What this task involves. Set down the line that has "with f(x) = −5." and each line beneath it, through the last line of the entries, exactly and with no others.

Records for the task START

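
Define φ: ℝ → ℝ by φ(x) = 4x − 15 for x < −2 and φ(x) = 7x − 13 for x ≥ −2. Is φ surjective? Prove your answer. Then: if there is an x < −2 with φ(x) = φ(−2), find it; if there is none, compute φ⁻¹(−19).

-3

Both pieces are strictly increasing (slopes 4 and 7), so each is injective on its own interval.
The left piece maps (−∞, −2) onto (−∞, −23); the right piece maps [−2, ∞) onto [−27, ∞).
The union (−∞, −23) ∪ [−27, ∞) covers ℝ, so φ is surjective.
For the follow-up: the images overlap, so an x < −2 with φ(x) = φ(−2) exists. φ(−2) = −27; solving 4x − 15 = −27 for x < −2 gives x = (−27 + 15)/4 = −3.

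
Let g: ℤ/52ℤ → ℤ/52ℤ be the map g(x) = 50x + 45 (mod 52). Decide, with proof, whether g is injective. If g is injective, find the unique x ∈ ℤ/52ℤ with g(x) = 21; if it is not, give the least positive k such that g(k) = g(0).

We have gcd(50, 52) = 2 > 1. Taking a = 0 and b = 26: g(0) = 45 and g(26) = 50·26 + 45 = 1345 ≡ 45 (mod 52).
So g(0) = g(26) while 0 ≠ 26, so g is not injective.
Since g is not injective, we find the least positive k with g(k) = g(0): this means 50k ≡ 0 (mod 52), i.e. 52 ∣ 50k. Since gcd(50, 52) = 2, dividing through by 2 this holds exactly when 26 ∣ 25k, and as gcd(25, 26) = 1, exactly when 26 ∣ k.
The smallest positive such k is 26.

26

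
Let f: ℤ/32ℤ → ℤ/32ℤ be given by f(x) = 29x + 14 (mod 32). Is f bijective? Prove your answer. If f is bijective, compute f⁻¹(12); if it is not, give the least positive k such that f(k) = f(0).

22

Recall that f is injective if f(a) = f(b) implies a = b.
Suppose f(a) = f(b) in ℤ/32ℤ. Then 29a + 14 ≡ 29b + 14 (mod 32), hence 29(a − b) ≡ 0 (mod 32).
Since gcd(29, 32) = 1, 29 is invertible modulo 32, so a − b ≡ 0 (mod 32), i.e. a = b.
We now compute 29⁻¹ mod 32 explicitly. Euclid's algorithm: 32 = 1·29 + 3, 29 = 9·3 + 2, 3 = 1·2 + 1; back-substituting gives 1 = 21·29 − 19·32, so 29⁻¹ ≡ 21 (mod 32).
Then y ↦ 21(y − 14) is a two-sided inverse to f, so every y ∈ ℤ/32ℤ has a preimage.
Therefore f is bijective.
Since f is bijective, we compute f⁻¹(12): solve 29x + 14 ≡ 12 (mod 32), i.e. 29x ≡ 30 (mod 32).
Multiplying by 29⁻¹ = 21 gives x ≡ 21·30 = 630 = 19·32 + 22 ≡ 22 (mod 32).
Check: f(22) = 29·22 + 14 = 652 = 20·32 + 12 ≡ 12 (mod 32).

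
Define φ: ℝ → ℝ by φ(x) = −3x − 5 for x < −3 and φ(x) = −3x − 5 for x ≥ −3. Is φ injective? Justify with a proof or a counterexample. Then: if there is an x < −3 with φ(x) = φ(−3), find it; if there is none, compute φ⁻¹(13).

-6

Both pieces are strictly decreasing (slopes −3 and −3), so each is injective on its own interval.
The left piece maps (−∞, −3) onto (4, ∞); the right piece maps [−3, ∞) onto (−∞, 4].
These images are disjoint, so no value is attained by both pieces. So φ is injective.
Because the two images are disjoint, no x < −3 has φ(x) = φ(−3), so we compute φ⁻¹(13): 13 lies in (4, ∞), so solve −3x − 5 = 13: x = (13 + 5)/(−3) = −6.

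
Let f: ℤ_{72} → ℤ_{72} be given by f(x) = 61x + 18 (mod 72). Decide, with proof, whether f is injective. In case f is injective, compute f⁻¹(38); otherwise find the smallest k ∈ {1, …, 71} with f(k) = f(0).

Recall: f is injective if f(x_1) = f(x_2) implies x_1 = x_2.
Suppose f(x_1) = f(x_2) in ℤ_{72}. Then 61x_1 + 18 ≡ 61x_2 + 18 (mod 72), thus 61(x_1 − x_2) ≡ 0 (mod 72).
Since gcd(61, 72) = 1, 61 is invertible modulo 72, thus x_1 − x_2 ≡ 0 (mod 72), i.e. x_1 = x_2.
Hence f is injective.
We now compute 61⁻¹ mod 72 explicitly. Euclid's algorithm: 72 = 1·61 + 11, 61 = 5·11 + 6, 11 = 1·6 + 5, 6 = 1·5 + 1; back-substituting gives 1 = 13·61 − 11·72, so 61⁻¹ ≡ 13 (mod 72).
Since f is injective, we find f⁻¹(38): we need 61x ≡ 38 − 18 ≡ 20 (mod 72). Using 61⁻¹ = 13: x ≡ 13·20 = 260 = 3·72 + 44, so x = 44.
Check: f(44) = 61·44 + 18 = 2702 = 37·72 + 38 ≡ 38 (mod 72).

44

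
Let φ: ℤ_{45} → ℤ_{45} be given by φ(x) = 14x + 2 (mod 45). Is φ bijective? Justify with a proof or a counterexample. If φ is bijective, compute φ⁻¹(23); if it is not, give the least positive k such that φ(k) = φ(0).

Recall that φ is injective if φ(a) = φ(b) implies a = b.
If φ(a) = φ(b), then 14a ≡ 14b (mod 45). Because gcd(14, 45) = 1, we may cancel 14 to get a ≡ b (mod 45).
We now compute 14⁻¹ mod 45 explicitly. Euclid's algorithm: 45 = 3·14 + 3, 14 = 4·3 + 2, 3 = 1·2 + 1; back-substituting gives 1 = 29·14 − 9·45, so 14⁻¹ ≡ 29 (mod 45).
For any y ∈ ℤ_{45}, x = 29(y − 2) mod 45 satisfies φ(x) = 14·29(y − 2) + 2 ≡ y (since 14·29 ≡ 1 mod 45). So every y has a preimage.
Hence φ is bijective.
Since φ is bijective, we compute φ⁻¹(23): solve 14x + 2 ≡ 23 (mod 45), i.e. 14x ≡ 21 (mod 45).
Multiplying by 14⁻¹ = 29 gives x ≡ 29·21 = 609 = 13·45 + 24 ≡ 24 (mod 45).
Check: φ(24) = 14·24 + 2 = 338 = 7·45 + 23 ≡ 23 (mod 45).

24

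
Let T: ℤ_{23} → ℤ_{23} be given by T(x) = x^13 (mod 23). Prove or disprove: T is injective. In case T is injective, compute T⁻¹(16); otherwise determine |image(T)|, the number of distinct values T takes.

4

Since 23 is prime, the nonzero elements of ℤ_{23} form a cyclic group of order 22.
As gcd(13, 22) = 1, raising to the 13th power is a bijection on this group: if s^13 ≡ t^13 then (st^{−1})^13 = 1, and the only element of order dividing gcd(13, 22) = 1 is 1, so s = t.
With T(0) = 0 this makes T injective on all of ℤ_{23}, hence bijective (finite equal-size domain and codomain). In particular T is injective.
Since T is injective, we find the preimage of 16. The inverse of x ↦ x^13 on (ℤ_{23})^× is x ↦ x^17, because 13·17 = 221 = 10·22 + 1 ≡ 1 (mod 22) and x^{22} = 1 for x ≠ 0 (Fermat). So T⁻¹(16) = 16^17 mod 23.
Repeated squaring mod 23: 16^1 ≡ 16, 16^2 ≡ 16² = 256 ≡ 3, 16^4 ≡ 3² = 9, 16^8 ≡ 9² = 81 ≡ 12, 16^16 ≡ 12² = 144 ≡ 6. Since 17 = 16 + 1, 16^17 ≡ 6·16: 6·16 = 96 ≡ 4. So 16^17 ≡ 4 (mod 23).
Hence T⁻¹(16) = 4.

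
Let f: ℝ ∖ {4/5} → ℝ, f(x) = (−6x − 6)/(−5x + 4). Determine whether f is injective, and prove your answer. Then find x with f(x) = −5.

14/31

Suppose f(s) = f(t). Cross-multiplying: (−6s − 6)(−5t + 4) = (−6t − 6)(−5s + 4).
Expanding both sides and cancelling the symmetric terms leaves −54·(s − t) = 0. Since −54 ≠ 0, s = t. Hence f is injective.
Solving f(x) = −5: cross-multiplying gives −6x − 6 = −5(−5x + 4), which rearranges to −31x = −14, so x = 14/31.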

Records for the task END

Answer area.
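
Let f: ℝ ∖ {4/5} → ℝ, f(x) = (−6x − 6)/(−5x + 4). Determine whether f is injective, and prove your answer. Then find x with f(x) = −5.

14/31

Suppose f(s) = f(t). Cross-multiplying: (−6s − 6)(−5t + 4) = (−6t − 6)(−5s + 4).
Expanding both sides and cancelling the symmetric terms leaves −54·(s − t) = 0. Since −54 ≠ 0, s = t. Hence f is injective.
Solving f(x) = −5: cross-multiplying gives −6x − 6 = −5(−5x + 4), which rearranges to −31x = −14, so x = 14/31.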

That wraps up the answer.